_What is required_
Identify every line in the records below that contains the word "relationship", and copy each of those lines.
═════ The data ═════
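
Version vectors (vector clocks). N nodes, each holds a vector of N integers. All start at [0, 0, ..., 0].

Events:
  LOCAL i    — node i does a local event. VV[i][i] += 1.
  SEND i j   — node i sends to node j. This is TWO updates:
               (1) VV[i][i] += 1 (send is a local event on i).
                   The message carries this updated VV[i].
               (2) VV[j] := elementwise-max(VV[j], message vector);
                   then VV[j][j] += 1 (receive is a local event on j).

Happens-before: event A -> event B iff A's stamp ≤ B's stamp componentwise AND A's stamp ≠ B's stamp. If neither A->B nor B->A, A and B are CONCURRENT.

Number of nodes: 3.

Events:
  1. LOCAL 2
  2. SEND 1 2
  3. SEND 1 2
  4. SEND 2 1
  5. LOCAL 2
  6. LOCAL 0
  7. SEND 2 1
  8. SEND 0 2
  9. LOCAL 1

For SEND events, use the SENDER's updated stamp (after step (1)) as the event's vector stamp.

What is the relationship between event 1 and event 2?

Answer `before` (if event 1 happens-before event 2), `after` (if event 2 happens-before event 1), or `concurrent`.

Answer: concurrent

Derivation:
Initial: VV[0]=[0, 0, 0]
Initial: VV[1]=[0, 0, 0]
Initial: VV[2]=[0, 0, 0]
Event 1: LOCAL 2: VV[2][2]++ -> VV[2]=[0, 0, 1]
Event 2: SEND 1->2: VV[1][1]++ -> VV[1]=[0, 1, 0], msg_vec=[0, 1, 0]; VV[2]=max(VV[2],msg_vec) then VV[2][2]++ -> VV[2]=[0, 1, 2]
Event 3: SEND 1->2: VV[1][1]++ -> VV[1]=[0, 2, 0], msg_vec=[0, 2, 0]; VV[2]=max(VV[2],msg_vec) then VV[2][2]++ -> VV[2]=[0, 2, 3]
Event 4: SEND 2->1: VV[2][2]++ -> VV[2]=[0, 2, 4], msg_vec=[0, 2, 4]; VV[1]=max(VV[1],msg_vec) then VV[1][1]++ -> VV[1]=[0, 3, 4]
Event 5: LOCAL 2: VV[2][2]++ -> VV[2]=[0, 2, 5]
Event 6: LOCAL 0: VV[0][0]++ -> VV[0]=[1, 0, 0]
Event 7: SEND 2->1: VV[2][2]++ -> VV[2]=[0, 2, 6], msg_vec=[0, 2, 6]; VV[1]=max(VV[1],msg_vec) then VV[1][1]++ -> VV[1]=[0, 4, 6]
Event 8: SEND 0->2: VV[0][0]++ -> VV[0]=[2, 0, 0], msg_vec=[2, 0, 0]; VV[2]=max(VV[2],msg_vec) then VV[2][2]++ -> VV[2]=[2, 2, 7]
Event 9: LOCAL 1: VV[1][1]++ -> VV[1]=[0, 5, 6]
Event 1 stamp: [0, 0, 1]
Event 2 stamp: [0, 1, 0]
[0, 0, 1] <= [0, 1, 0]? False
[0, 1, 0] <= [0, 0, 1]? False
Relation: concurrent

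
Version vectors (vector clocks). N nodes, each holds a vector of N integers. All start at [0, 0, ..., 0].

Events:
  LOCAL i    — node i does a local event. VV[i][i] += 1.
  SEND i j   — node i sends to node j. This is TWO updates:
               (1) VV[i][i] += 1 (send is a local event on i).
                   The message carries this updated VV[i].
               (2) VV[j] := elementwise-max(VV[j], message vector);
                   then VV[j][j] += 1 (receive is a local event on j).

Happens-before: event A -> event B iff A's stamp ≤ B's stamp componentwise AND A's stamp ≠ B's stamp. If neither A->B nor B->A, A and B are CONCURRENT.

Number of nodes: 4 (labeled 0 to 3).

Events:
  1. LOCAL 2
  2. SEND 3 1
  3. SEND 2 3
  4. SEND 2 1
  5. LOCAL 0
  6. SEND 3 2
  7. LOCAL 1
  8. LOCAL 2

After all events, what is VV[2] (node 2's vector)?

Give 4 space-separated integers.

Answer: 0 0 5 3

Derivation:
Initial: VV[0]=[0, 0, 0, 0]
Initial: VV[1]=[0, 0, 0, 0]
Initial: VV[2]=[0, 0, 0, 0]
Initial: VV[3]=[0, 0, 0, 0]
Event 1: LOCAL 2: VV[2][2]++ -> VV[2]=[0, 0, 1, 0]
Event 2: SEND 3->1: VV[3][3]++ -> VV[3]=[0, 0, 0, 1], msg_vec=[0, 0, 0, 1]; VV[1]=max(VV[1],msg_vec) then VV[1][1]++ -> VV[1]=[0, 1, 0, 1]
Event 3: SEND 2->3: VV[2][2]++ -> VV[2]=[0, 0, 2, 0], msg_vec=[0, 0, 2, 0]; VV[3]=max(VV[3],msg_vec) then VV[3][3]++ -> VV[3]=[0, 0, 2, 2]
Event 4: SEND 2->1: VV[2][2]++ -> VV[2]=[0, 0, 3, 0], msg_vec=[0, 0, 3, 0]; VV[1]=max(VV[1],msg_vec) then VV[1][1]++ -> VV[1]=[0, 2, 3, 1]
Event 5: LOCAL 0: VV[0][0]++ -> VV[0]=[1, 0, 0, 0]
Event 6: SEND 3->2: VV[3][3]++ -> VV[3]=[0, 0, 2, 3], msg_vec=[0, 0, 2, 3]; VV[2]=max(VV[2],msg_vec) then VV[2][2]++ -> VV[2]=[0, 0, 4, 3]
Event 7: LOCAL 1: VV[1][1]++ -> VV[1]=[0, 3, 3, 1]
Event 8: LOCAL 2: VV[2][2]++ -> VV[2]=[0, 0, 5, 3]
Final vectors: VV[0]=[1, 0, 0, 0]; VV[1]=[0, 3, 3, 1]; VV[2]=[0, 0, 5, 3]; VV[3]=[0, 0, 2, 3]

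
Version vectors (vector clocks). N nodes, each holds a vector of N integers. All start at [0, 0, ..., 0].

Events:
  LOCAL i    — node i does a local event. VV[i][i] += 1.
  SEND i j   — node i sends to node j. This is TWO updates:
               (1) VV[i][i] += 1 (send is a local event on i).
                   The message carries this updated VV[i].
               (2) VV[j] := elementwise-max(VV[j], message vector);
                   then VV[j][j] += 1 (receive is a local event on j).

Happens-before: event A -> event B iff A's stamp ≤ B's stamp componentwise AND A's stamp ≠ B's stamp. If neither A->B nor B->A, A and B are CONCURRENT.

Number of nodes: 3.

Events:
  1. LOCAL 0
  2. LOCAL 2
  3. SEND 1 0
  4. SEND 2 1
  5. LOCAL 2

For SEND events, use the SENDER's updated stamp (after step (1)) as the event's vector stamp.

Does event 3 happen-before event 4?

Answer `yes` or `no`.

Initial: VV[0]=[0, 0, 0]
Initial: VV[1]=[0, 0, 0]
Initial: VV[2]=[0, 0, 0]
Event 1: LOCAL 0: VV[0][0]++ -> VV[0]=[1, 0, 0]
Event 2: LOCAL 2: VV[2][2]++ -> VV[2]=[0, 0, 1]
Event 3: SEND 1->0: VV[1][1]++ -> VV[1]=[0, 1, 0], msg_vec=[0, 1, 0]; VV[0]=max(VV[0],msg_vec) then VV[0][0]++ -> VV[0]=[2, 1, 0]
Event 4: SEND 2->1: VV[2][2]++ -> VV[2]=[0, 0, 2], msg_vec=[0, 0, 2]; VV[1]=max(VV[1],msg_vec) then VV[1][1]++ -> VV[1]=[0, 2, 2]
Event 5: LOCAL 2: VV[2][2]++ -> VV[2]=[0, 0, 3]
Event 3 stamp: [0, 1, 0]
Event 4 stamp: [0, 0, 2]
[0, 1, 0] <= [0, 0, 2]? False. Equal? False. Happens-before: False

Answer: no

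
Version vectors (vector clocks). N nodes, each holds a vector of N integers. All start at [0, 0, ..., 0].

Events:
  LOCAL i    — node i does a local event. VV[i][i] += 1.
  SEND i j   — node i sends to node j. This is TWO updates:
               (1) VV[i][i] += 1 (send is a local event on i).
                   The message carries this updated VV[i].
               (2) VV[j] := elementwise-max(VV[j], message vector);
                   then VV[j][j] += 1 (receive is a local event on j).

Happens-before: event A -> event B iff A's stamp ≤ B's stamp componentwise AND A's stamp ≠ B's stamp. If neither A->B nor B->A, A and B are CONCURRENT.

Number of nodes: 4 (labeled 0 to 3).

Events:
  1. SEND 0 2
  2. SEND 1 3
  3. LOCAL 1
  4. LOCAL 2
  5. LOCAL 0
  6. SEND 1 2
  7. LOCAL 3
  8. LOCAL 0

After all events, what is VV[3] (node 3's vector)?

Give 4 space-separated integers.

Initial: VV[0]=[0, 0, 0, 0]
Initial: VV[1]=[0, 0, 0, 0]
Initial: VV[2]=[0, 0, 0, 0]
Initial: VV[3]=[0, 0, 0, 0]
Event 1: SEND 0->2: VV[0][0]++ -> VV[0]=[1, 0, 0, 0], msg_vec=[1, 0, 0, 0]; VV[2]=max(VV[2],msg_vec) then VV[2][2]++ -> VV[2]=[1, 0, 1, 0]
Event 2: SEND 1->3: VV[1][1]++ -> VV[1]=[0, 1, 0, 0], msg_vec=[0, 1, 0, 0]; VV[3]=max(VV[3],msg_vec) then VV[3][3]++ -> VV[3]=[0, 1, 0, 1]
Event 3: LOCAL 1: VV[1][1]++ -> VV[1]=[0, 2, 0, 0]
Event 4: LOCAL 2: VV[2][2]++ -> VV[2]=[1, 0, 2, 0]
Event 5: LOCAL 0: VV[0][0]++ -> VV[0]=[2, 0, 0, 0]
Event 6: SEND 1->2: VV[1][1]++ -> VV[1]=[0, 3, 0, 0], msg_vec=[0, 3, 0, 0]; VV[2]=max(VV[2],msg_vec) then VV[2][2]++ -> VV[2]=[1, 3, 3, 0]
Event 7: LOCAL 3: VV[3][3]++ -> VV[3]=[0, 1, 0, 2]
Event 8: LOCAL 0: VV[0][0]++ -> VV[0]=[3, 0, 0, 0]
Final vectors: VV[0]=[3, 0, 0, 0]; VV[1]=[0, 3, 0, 0]; VV[2]=[1, 3, 3, 0]; VV[3]=[0, 1, 0, 2]

Answer: 0 1 0 2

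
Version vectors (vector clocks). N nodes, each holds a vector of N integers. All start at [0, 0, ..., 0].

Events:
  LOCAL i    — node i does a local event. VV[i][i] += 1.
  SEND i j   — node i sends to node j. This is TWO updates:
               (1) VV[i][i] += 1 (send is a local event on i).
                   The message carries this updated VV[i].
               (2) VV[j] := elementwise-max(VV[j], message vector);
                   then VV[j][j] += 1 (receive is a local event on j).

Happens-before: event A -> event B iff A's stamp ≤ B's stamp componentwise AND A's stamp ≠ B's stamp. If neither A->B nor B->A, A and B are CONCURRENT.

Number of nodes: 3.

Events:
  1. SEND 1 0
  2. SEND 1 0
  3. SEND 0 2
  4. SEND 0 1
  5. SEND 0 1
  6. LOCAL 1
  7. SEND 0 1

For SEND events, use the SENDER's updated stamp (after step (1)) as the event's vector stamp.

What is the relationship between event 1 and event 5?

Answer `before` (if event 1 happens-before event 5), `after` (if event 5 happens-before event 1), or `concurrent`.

Initial: VV[0]=[0, 0, 0]
Initial: VV[1]=[0, 0, 0]
Initial: VV[2]=[0, 0, 0]
Event 1: SEND 1->0: VV[1][1]++ -> VV[1]=[0, 1, 0], msg_vec=[0, 1, 0]; VV[0]=max(VV[0],msg_vec) then VV[0][0]++ -> VV[0]=[1, 1, 0]
Event 2: SEND 1->0: VV[1][1]++ -> VV[1]=[0, 2, 0], msg_vec=[0, 2, 0]; VV[0]=max(VV[0],msg_vec) then VV[0][0]++ -> VV[0]=[2, 2, 0]
Event 3: SEND 0->2: VV[0][0]++ -> VV[0]=[3, 2, 0], msg_vec=[3, 2, 0]; VV[2]=max(VV[2],msg_vec) then VV[2][2]++ -> VV[2]=[3, 2, 1]
Event 4: SEND 0->1: VV[0][0]++ -> VV[0]=[4, 2, 0], msg_vec=[4, 2, 0]; VV[1]=max(VV[1],msg_vec) then VV[1][1]++ -> VV[1]=[4, 3, 0]
Event 5: SEND 0->1: VV[0][0]++ -> VV[0]=[5, 2, 0], msg_vec=[5, 2, 0]; VV[1]=max(VV[1],msg_vec) then VV[1][1]++ -> VV[1]=[5, 4, 0]
Event 6: LOCAL 1: VV[1][1]++ -> VV[1]=[5, 5, 0]
Event 7: SEND 0->1: VV[0][0]++ -> VV[0]=[6, 2, 0], msg_vec=[6, 2, 0]; VV[1]=max(VV[1],msg_vec) then VV[1][1]++ -> VV[1]=[6, 6, 0]
Event 1 stamp: [0, 1, 0]
Event 5 stamp: [5, 2, 0]
[0, 1, 0] <= [5, 2, 0]? True
[5, 2, 0] <= [0, 1, 0]? False
Relation: before

Answer: before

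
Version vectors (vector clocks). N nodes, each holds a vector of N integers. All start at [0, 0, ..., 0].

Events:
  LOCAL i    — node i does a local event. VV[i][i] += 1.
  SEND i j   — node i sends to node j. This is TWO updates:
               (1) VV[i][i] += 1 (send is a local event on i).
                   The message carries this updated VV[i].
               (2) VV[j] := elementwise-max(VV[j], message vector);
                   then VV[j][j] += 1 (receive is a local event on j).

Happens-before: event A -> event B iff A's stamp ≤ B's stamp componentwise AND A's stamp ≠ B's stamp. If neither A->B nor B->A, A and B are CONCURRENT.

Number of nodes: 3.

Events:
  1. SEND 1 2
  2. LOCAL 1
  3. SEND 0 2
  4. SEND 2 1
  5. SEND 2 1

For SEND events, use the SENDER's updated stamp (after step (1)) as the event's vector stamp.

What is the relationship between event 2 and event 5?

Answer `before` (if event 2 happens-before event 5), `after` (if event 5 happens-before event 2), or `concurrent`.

Answer: concurrent

Derivation:
Initial: VV[0]=[0, 0, 0]
Initial: VV[1]=[0, 0, 0]
Initial: VV[2]=[0, 0, 0]
Event 1: SEND 1->2: VV[1][1]++ -> VV[1]=[0, 1, 0], msg_vec=[0, 1, 0]; VV[2]=max(VV[2],msg_vec) then VV[2][2]++ -> VV[2]=[0, 1, 1]
Event 2: LOCAL 1: VV[1][1]++ -> VV[1]=[0, 2, 0]
Event 3: SEND 0->2: VV[0][0]++ -> VV[0]=[1, 0, 0], msg_vec=[1, 0, 0]; VV[2]=max(VV[2],msg_vec) then VV[2][2]++ -> VV[2]=[1, 1, 2]
Event 4: SEND 2->1: VV[2][2]++ -> VV[2]=[1, 1, 3], msg_vec=[1, 1, 3]; VV[1]=max(VV[1],msg_vec) then VV[1][1]++ -> VV[1]=[1, 3, 3]
Event 5: SEND 2->1: VV[2][2]++ -> VV[2]=[1, 1, 4], msg_vec=[1, 1, 4]; VV[1]=max(VV[1],msg_vec) then VV[1][1]++ -> VV[1]=[1, 4, 4]
Event 2 stamp: [0, 2, 0]
Event 5 stamp: [1, 1, 4]
[0, 2, 0] <= [1, 1, 4]? False
[1, 1, 4] <= [0, 2, 0]? False
Relation: concurrent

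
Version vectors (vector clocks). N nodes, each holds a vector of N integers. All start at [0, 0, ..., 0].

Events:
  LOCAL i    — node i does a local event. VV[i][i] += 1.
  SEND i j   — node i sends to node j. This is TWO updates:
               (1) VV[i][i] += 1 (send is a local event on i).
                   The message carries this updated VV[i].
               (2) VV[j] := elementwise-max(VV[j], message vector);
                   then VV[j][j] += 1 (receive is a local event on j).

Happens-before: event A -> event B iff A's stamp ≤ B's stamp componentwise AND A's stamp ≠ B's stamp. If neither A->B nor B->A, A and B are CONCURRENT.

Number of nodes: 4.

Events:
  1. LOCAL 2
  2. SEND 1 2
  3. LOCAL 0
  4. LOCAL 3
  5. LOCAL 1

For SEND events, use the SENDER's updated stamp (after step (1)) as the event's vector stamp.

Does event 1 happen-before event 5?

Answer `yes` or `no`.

Initial: VV[0]=[0, 0, 0, 0]
Initial: VV[1]=[0, 0, 0, 0]
Initial: VV[2]=[0, 0, 0, 0]
Initial: VV[3]=[0, 0, 0, 0]
Event 1: LOCAL 2: VV[2][2]++ -> VV[2]=[0, 0, 1, 0]
Event 2: SEND 1->2: VV[1][1]++ -> VV[1]=[0, 1, 0, 0], msg_vec=[0, 1, 0, 0]; VV[2]=max(VV[2],msg_vec) then VV[2][2]++ -> VV[2]=[0, 1, 2, 0]
Event 3: LOCAL 0: VV[0][0]++ -> VV[0]=[1, 0, 0, 0]
Event 4: LOCAL 3: VV[3][3]++ -> VV[3]=[0, 0, 0, 1]
Event 5: LOCAL 1: VV[1][1]++ -> VV[1]=[0, 2, 0, 0]
Event 1 stamp: [0, 0, 1, 0]
Event 5 stamp: [0, 2, 0, 0]
[0, 0, 1, 0] <= [0, 2, 0, 0]? False. Equal? False. Happens-before: False

Answer: no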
═════
_Solution to this problem_
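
What is the relationship between event 1 and event 2?
What is the relationship between event 1 and event 5?
What is the relationship between event 2 and event 5?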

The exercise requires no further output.